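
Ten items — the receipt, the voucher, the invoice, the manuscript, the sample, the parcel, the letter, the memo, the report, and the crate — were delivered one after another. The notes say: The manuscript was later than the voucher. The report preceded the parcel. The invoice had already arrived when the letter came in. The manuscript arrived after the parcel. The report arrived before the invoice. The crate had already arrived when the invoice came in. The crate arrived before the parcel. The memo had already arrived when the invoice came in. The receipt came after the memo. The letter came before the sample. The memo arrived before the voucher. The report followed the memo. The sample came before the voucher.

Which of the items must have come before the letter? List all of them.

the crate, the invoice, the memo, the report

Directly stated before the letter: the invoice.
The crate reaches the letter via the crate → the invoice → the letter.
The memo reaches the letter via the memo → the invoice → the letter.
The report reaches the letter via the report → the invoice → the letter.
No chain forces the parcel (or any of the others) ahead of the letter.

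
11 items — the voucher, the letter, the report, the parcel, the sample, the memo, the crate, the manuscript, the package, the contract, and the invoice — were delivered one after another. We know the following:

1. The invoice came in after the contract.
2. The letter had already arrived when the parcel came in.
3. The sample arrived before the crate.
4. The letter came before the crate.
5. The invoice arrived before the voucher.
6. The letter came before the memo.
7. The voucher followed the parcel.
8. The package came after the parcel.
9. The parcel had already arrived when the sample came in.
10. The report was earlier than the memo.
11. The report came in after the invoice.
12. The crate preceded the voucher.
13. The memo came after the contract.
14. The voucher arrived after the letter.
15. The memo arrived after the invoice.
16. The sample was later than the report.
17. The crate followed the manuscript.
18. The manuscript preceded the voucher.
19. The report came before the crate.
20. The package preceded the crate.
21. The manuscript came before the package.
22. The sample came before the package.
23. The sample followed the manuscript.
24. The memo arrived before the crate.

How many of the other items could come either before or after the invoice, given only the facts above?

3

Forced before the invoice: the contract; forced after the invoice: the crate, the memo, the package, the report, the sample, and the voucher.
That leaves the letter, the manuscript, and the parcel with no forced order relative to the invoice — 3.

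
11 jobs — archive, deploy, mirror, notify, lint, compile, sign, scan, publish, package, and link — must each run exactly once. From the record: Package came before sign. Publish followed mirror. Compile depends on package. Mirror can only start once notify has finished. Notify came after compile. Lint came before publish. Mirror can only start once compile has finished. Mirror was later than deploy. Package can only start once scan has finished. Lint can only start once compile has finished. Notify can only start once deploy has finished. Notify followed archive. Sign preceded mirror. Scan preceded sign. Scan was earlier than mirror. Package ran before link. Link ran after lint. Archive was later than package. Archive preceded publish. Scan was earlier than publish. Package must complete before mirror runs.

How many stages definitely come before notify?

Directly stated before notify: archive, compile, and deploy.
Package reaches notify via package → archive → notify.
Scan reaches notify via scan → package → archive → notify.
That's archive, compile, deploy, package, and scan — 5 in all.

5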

--

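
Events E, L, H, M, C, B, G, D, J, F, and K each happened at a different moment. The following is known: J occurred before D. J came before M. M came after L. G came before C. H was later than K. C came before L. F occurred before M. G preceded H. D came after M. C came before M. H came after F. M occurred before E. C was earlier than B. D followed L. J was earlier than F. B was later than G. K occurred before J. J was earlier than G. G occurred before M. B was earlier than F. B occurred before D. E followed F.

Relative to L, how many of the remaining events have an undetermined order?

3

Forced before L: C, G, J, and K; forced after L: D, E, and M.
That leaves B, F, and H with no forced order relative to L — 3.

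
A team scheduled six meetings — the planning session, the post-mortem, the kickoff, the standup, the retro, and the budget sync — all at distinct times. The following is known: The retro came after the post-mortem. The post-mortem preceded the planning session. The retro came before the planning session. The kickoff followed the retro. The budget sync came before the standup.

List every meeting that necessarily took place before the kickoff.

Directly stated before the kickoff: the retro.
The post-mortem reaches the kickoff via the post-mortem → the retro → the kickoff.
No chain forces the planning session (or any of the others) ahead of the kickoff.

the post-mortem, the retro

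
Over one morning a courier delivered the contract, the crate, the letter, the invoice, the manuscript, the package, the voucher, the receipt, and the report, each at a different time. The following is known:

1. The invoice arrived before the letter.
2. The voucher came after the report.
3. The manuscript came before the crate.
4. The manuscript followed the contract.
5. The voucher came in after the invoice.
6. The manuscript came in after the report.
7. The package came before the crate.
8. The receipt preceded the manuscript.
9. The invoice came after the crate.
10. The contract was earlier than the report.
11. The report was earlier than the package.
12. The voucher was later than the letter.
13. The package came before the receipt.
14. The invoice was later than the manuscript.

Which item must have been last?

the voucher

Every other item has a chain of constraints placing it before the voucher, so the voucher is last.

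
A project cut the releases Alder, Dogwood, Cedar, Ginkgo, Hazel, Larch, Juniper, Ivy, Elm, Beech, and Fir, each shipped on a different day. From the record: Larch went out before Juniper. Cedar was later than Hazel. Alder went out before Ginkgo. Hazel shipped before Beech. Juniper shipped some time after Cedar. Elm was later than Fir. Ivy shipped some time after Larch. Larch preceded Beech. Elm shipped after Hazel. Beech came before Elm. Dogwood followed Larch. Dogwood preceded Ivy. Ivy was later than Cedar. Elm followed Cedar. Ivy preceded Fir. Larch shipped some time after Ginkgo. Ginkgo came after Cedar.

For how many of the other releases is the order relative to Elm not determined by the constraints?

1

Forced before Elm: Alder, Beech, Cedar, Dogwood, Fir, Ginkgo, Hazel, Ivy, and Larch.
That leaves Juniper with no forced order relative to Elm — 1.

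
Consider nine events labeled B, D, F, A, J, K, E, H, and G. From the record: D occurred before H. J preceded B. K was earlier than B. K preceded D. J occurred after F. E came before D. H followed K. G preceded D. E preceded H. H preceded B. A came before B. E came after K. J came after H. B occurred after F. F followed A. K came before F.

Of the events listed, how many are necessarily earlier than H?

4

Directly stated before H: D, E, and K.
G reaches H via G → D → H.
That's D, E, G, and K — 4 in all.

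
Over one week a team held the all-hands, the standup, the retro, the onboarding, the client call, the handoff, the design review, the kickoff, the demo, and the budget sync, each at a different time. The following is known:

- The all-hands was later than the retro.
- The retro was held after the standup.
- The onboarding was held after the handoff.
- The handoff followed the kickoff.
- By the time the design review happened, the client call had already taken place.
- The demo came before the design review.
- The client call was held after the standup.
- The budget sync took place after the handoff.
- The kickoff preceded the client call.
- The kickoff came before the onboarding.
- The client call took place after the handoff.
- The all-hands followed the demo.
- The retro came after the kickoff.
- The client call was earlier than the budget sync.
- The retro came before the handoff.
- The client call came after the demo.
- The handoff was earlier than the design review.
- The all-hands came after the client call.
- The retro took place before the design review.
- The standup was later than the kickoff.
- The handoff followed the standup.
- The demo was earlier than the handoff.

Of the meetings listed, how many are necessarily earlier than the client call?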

...

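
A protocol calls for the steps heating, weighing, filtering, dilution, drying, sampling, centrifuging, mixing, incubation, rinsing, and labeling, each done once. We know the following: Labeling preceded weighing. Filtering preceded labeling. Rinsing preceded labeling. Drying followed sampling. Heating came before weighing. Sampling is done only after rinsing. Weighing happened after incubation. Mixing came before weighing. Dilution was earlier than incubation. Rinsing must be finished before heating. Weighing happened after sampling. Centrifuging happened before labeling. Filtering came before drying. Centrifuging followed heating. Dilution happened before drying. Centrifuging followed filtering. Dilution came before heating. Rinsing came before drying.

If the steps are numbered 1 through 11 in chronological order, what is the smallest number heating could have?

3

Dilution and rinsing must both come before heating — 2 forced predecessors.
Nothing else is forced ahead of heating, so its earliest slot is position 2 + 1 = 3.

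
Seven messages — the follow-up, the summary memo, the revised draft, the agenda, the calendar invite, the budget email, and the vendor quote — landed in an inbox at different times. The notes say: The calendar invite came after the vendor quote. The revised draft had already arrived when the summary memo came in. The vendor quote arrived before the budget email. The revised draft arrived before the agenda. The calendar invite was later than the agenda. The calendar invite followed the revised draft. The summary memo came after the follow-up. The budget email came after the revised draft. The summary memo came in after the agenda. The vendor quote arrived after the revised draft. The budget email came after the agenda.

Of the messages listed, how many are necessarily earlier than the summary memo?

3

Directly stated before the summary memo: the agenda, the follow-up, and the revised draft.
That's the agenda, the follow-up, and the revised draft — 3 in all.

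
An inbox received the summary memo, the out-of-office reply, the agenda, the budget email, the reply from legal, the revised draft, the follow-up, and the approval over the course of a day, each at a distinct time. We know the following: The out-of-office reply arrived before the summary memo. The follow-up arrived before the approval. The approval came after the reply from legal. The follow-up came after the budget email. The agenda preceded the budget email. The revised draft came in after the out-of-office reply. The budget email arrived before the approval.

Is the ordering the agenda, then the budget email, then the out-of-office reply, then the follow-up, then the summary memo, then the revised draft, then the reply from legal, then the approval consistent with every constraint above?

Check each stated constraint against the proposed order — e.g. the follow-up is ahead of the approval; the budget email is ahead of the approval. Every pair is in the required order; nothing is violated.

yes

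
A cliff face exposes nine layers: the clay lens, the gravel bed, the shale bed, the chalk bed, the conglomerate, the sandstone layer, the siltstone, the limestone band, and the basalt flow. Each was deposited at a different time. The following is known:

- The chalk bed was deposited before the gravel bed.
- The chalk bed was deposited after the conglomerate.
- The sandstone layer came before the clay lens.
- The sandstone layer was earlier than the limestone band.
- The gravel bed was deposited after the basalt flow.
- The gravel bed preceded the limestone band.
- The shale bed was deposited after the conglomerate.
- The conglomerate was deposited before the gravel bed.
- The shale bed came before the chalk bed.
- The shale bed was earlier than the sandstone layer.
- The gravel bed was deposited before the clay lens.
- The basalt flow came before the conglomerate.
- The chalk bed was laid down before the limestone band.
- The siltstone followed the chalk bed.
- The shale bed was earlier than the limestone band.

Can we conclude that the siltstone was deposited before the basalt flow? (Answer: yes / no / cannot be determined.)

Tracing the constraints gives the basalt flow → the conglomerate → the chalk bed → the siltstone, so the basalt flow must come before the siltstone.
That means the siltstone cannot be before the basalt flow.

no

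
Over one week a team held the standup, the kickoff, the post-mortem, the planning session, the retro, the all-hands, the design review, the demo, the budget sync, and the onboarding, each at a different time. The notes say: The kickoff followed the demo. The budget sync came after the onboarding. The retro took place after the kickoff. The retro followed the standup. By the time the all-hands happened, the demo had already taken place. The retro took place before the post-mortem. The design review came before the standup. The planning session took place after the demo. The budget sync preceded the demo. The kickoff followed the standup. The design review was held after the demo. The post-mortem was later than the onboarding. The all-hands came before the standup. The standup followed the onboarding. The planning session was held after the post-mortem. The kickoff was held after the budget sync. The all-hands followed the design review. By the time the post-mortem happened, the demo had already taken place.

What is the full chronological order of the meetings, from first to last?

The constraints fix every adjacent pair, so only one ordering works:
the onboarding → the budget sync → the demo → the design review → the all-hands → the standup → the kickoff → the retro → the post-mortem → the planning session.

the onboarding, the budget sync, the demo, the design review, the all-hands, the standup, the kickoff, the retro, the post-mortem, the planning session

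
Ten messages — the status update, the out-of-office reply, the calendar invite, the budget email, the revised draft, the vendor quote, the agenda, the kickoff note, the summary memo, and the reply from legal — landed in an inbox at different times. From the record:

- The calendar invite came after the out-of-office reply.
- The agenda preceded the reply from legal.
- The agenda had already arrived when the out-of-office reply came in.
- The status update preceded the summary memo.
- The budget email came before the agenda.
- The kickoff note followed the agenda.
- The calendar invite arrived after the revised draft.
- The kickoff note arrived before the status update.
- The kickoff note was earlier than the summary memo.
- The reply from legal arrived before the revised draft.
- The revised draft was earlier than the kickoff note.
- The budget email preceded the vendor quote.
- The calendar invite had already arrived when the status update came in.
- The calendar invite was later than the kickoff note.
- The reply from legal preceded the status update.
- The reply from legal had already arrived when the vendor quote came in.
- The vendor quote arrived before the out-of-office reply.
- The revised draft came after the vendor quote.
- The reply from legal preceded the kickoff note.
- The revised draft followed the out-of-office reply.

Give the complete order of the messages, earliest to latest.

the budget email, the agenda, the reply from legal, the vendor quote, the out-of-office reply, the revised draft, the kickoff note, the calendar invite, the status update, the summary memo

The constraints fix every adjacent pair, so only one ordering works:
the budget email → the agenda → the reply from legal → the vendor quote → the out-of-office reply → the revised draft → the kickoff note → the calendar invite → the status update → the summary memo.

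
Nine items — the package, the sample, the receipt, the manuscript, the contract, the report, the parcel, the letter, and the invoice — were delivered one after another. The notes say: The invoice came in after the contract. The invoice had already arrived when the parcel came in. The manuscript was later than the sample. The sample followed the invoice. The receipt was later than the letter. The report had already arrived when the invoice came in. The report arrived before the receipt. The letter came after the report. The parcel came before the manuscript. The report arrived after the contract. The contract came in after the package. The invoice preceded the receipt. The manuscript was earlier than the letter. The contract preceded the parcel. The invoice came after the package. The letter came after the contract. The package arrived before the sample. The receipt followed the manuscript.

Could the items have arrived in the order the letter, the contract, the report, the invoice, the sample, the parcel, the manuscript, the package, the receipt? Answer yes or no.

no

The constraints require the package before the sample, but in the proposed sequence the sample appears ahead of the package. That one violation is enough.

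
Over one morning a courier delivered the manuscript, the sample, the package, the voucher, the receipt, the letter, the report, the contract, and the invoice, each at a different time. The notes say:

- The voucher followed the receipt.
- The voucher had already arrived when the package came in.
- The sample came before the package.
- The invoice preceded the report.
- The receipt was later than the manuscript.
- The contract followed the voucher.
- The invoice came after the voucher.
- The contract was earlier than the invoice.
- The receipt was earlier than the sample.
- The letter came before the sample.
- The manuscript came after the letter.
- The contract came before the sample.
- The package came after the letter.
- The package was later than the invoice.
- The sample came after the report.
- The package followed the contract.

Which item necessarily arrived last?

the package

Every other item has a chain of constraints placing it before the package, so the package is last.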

Task description. Copy every line from the data that includes the string "sandstone".

Your response.
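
A cliff face exposes nine layers: the clay lens, the gravel bed, the shale bed, the chalk bed, the conglomerate, the sandstone layer, the siltstone, the limestone band, and the basalt flow. Each was deposited at a different time. The following is known:
- The sandstone layer came before the clay lens.
- The sandstone layer was earlier than the limestone band.
- The shale bed was earlier than the sandstone layer.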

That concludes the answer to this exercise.